### Available data
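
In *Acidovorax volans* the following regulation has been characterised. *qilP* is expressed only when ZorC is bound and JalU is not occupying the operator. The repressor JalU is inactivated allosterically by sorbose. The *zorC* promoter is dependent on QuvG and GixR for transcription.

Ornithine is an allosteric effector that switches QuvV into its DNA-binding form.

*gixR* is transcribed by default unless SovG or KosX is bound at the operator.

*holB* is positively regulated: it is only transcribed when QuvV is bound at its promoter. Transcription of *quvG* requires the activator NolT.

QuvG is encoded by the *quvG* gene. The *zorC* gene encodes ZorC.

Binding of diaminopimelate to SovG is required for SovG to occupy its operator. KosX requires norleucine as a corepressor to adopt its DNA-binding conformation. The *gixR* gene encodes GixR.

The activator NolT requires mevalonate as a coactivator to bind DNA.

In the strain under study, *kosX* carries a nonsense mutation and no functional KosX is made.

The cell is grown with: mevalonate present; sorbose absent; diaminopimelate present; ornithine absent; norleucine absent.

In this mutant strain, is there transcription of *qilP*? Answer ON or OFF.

Mevalonate is present, so NolT is active.
No repressor is bound and NolT is active, so *quvG* is transcribed.
So QuvG is produced and active.
Diaminopimelate is present, so SovG is active.
KosX is non-functional in this strain, so it has no effect.
With repressor SovG bound, *gixR* is not transcribed.
So GixR is not produced.
Required activator GixR is absent, so *zorC* is not transcribed.
So ZorC is not produced.
Sorbose is absent, so JalU is active.
With repressor JalU bound, *qilP* is not transcribed.

OFF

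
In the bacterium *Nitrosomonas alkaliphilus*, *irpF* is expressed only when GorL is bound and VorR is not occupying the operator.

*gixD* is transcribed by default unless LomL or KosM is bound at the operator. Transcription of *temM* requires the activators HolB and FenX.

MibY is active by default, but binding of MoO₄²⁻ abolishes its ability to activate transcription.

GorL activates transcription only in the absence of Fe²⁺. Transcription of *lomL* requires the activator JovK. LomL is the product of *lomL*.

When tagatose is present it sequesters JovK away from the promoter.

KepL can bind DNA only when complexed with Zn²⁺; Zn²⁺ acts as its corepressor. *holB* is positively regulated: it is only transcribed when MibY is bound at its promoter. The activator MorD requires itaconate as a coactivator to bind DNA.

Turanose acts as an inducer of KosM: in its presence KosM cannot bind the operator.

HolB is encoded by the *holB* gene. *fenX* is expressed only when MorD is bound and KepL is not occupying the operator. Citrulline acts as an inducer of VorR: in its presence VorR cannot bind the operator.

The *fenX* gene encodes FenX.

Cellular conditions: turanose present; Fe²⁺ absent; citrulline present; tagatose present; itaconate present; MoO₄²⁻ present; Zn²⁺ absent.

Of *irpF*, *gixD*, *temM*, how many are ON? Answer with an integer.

Citrulline is present, so VorR is inactive.
Fe²⁺ is absent, so GorL is active.
No repressor is bound and GorL is active, so *irpF* is transcribed.
→ *irpF* is ON.
Tagatose is present, so JovK is inactive.
Required activator JovK is absent, so *lomL* is not transcribed.
So LomL is not produced.
Turanose is present, so KosM is inactive.
With no repressor bound, *gixD* is transcribed.
→ *gixD* is ON.
MoO₄²⁻ is present, so MibY is inactive.
Required activator MibY is absent, so *holB* is not transcribed.
So HolB is not produced.
Zn²⁺ is absent, so KepL is inactive.
Itaconate is present, so MorD is active.
No repressor is bound and MorD is active, so *fenX* is transcribed.
So FenX is produced and active.
Required activator HolB is absent, so *temM* is not transcribed.
→ *temM* is OFF.
2 of the 3 genes are transcribed.

2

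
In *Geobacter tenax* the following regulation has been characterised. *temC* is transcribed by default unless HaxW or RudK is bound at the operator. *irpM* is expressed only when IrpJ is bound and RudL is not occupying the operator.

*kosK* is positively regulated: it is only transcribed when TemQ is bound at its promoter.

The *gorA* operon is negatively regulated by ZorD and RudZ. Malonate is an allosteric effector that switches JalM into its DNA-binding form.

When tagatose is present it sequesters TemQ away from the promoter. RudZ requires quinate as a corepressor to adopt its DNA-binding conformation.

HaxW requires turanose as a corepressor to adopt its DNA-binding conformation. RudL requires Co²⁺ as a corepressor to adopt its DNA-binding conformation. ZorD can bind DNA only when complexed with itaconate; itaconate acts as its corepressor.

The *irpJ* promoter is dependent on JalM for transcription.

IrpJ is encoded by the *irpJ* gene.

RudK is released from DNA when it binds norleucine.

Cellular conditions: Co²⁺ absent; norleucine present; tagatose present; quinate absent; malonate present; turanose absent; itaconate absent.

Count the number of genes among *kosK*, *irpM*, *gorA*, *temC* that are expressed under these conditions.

3

Tagatose is present, so TemQ is inactive.
Required activator TemQ is absent, so *kosK* is not transcribed.
→ *kosK* is OFF.
Malonate is present, so JalM is active.
No repressor is bound and JalM is active, so *irpJ* is transcribed.
So IrpJ is produced and active.
Co²⁺ is absent, so RudL is inactive.
No repressor is bound and IrpJ is active, so *irpM* is transcribed.
→ *irpM* is ON.
Itaconate is absent, so ZorD is inactive.
Quinate is absent, so RudZ is inactive.
With no repressor bound, *gorA* is transcribed.
→ *gorA* is ON.
Turanose is absent, so HaxW is inactive.
Norleucine is present, so RudK is inactive.
With no repressor bound, *temC* is transcribed.
→ *temC* is ON.
3 of the 4 genes are transcribed.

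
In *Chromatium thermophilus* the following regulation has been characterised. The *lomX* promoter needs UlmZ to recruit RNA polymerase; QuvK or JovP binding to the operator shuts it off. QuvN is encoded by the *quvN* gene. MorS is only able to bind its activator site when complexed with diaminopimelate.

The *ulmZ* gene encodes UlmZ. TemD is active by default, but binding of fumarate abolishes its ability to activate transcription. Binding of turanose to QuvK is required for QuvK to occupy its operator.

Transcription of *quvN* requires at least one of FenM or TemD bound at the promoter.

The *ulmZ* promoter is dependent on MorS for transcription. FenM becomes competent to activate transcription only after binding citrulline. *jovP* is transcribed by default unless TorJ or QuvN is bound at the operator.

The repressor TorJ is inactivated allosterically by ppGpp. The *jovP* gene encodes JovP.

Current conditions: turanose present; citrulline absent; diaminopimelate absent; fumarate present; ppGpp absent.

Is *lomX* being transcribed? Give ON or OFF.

Turanose is present, so QuvK is active.
ppGpp is absent, so TorJ is active.
Citrulline is absent, so FenM is inactive.
Fumarate is present, so TemD is inactive.
No activator is available at the *quvN* promoter, so *quvN* is not transcribed.
So QuvN is not produced.
With repressor TorJ bound, *jovP* is not transcribed.
So JovP is not produced.
Diaminopimelate is absent, so MorS is inactive.
Required activator MorS is absent, so *ulmZ* is not transcribed.
So UlmZ is not produced.
With repressor QuvK bound, *lomX* is not transcribed.

OFF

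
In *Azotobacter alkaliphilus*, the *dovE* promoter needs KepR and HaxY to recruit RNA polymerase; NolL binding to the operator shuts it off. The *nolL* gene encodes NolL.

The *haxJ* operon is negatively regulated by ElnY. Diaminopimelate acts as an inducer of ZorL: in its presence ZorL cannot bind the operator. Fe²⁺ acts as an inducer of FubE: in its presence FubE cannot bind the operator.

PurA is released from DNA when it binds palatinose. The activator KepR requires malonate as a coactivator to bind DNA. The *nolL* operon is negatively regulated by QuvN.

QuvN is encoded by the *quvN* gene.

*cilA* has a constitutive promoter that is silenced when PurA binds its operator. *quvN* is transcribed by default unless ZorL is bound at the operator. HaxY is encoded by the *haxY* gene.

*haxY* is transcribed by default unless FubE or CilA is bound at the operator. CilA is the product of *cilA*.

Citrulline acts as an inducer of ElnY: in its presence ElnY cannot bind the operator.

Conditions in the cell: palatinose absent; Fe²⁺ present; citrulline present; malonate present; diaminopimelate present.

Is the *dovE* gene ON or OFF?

Malonate is present, so KepR is active.
Diaminopimelate is present, so ZorL is inactive.
With no repressor bound, *quvN* is transcribed.
So QuvN is produced and active.
With repressor QuvN bound, *nolL* is not transcribed.
So NolL is not produced.
Fe²⁺ is present, so FubE is inactive.
Palatinose is absent, so PurA is active.
With repressor PurA bound, *cilA* is not transcribed.
So CilA is not produced.
With no repressor bound, *haxY* is transcribed.
So HaxY is produced and active.
No repressor is bound and KepR and HaxY are active, so *dovE* is transcribed.

ON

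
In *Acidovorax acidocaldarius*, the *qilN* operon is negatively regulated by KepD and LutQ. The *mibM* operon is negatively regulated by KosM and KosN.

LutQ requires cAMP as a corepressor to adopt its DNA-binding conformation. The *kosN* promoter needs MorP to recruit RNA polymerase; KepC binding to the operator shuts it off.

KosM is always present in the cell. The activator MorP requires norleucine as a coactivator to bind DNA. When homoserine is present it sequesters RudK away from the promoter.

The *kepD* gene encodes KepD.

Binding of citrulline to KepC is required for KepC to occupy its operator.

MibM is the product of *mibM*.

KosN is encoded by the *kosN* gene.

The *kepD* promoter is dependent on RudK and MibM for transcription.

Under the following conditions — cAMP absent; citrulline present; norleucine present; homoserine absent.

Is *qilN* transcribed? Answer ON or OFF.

ON

Homoserine is absent, so RudK is active.
KosM is produced constitutively and is active.
Citrulline is present, so KepC is active.
Norleucine is present, so MorP is active.
With repressor KepC bound, *kosN* is not transcribed.
So KosN is not produced.
With repressor KosM bound, *mibM* is not transcribed.
So MibM is not produced.
Required activator MibM is absent, so *kepD* is not transcribed.
So KepD is not produced.
cAMP is absent, so LutQ is inactive.
With no repressor bound, *qilN* is transcribed.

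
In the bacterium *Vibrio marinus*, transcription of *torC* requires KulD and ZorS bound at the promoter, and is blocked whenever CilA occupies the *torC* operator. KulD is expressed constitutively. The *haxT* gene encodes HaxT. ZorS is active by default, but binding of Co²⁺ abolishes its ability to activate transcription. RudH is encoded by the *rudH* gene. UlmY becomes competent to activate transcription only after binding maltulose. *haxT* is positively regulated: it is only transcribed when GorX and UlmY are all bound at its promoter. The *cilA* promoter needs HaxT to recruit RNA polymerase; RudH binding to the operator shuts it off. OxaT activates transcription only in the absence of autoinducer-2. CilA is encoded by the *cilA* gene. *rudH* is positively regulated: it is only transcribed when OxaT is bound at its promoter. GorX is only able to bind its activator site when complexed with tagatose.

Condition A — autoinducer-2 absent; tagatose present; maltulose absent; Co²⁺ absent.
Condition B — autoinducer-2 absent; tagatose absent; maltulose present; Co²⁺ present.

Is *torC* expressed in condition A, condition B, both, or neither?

A only

Condition A:
KulD is produced constitutively and is active.
Autoinducer-2 is absent, so OxaT is active.
No repressor is bound and OxaT is active, so *rudH* is transcribed.
So RudH is produced and active.
Tagatose is present, so GorX is active.
Maltulose is absent, so UlmY is inactive.
Required activator UlmY is absent, so *haxT* is not transcribed.
So HaxT is not produced.
With repressor RudH bound, *cilA* is not transcribed.
So CilA is not produced.
Co²⁺ is absent, so ZorS is active.
No repressor is bound and KulD and ZorS are active, so *torC* is transcribed.
→ *torC* is ON in A.
Condition B:
KulD is produced constitutively and is active.
Autoinducer-2 is absent, so OxaT is active.
No repressor is bound and OxaT is active, so *rudH* is transcribed.
So RudH is produced and active.
Tagatose is absent, so GorX is inactive.
Maltulose is present, so UlmY is active.
Required activator GorX is absent, so *haxT* is not transcribed.
So HaxT is not produced.
With repressor RudH bound, *cilA* is not transcribed.
So CilA is not produced.
Co²⁺ is present, so ZorS is inactive.
Required activator ZorS is absent, so *torC* is not transcribed.
→ *torC* is OFF in B.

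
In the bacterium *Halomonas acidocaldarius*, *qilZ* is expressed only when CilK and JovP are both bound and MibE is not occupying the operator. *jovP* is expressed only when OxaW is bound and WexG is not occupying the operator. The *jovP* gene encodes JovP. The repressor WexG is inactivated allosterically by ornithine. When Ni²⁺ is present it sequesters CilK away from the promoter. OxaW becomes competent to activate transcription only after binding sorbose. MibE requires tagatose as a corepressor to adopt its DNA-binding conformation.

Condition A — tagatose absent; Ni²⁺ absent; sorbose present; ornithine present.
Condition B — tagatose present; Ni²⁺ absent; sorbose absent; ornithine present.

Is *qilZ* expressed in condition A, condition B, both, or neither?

Condition A:
Tagatose is absent, so MibE is inactive.
Ni²⁺ is absent, so CilK is active.
Sorbose is present, so OxaW is active.
Ornithine is present, so WexG is inactive.
No repressor is bound and OxaW is active, so *jovP* is transcribed.
So JovP is produced and active.
No repressor is bound and CilK and JovP are active, so *qilZ* is transcribed.
→ *qilZ* is ON in A.
Condition B:
Tagatose is present, so MibE is active.
Ni²⁺ is absent, so CilK is active.
Sorbose is absent, so OxaW is inactive.
Ornithine is present, so WexG is inactive.
Required activator OxaW is absent, so *jovP* is not transcribed.
So JovP is not produced.
With repressor MibE bound, *qilZ* is not transcribed.
→ *qilZ* is OFF in B.

A only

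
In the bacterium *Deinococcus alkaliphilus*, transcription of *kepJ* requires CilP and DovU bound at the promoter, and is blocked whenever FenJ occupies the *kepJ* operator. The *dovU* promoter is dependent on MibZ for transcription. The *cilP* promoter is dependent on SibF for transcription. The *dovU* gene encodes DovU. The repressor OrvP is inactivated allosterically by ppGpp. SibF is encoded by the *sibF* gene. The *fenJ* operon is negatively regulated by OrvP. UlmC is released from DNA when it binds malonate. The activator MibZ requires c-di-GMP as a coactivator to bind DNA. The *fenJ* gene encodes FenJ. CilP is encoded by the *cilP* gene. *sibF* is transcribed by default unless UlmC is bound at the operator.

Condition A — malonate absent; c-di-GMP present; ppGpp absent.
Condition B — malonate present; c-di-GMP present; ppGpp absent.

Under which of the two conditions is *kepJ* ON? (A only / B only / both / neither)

Condition A:
Malonate is absent, so UlmC is active.
With repressor UlmC bound, *sibF* is not transcribed.
So SibF is not produced.
Required activator SibF is absent, so *cilP* is not transcribed.
So CilP is not produced.
c-di-GMP is present, so MibZ is active.
No repressor is bound and MibZ is active, so *dovU* is transcribed.
So DovU is produced and active.
ppGpp is absent, so OrvP is active.
With repressor OrvP bound, *fenJ* is not transcribed.
So FenJ is not produced.
Required activator CilP is absent, so *kepJ* is not transcribed.
→ *kepJ* is OFF in A.
Condition B:
Malonate is present, so UlmC is inactive.
With no repressor bound, *sibF* is transcribed.
So SibF is produced and active.
No repressor is bound and SibF is active, so *cilP* is transcribed.
So CilP is produced and active.
c-di-GMP is present, so MibZ is active.
No repressor is bound and MibZ is active, so *dovU* is transcribed.
So DovU is produced and active.
ppGpp is absent, so OrvP is active.
With repressor OrvP bound, *fenJ* is not transcribed.
So FenJ is not produced.
No repressor is bound and CilP and DovU are active, so *kepJ* is transcribed.
→ *kepJ* is ON in B.

B only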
######
◆ Task description
What is asked for is an exact copy of the lines above from the one containing "Is *qilZ* expressed" through the one containing "Condition B — malonate", and only those.

◆ Response to the exercise
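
Is *qilZ* expressed in condition A, condition B, both, or neither?

Condition A:
Tagatose is absent, so MibE is inactive.
Ni²⁺ is absent, so CilK is active.
Sorbose is present, so OxaW is active.
Ornithine is present, so WexG is inactive.
No repressor is bound and OxaW is active, so *jovP* is transcribed.
So JovP is produced and active.
No repressor is bound and CilK and JovP are active, so *qilZ* is transcribed.
→ *qilZ* is ON in A.
Condition B:
Tagatose is present, so MibE is active.
Ni²⁺ is absent, so CilK is active.
Sorbose is absent, so OxaW is inactive.
Ornithine is present, so WexG is inactive.
Required activator OxaW is absent, so *jovP* is not transcribed.
So JovP is not produced.
With repressor MibE bound, *qilZ* is not transcribed.
→ *qilZ* is OFF in B.

A only

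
In the bacterium *Deinococcus alkaliphilus*, transcription of *kepJ* requires CilP and DovU bound at the promoter, and is blocked whenever FenJ occupies the *kepJ* operator. The *dovU* promoter is dependent on MibZ for transcription. The *cilP* promoter is dependent on SibF for transcription. The *dovU* gene encodes DovU. The repressor OrvP is inactivated allosterically by ppGpp. SibF is encoded by the *sibF* gene. The *fenJ* operon is negatively regulated by OrvP. UlmC is released from DNA when it binds malonate. The activator MibZ requires c-di-GMP as a coactivator to bind DNA. The *fenJ* gene encodes FenJ. CilP is encoded by the *cilP* gene. *sibF* is transcribed by default unless UlmC is bound at the operator.

Condition A — malonate absent; c-di-GMP present; ppGpp absent.
Condition B — malonate present; c-di-GMP present; ppGpp absent.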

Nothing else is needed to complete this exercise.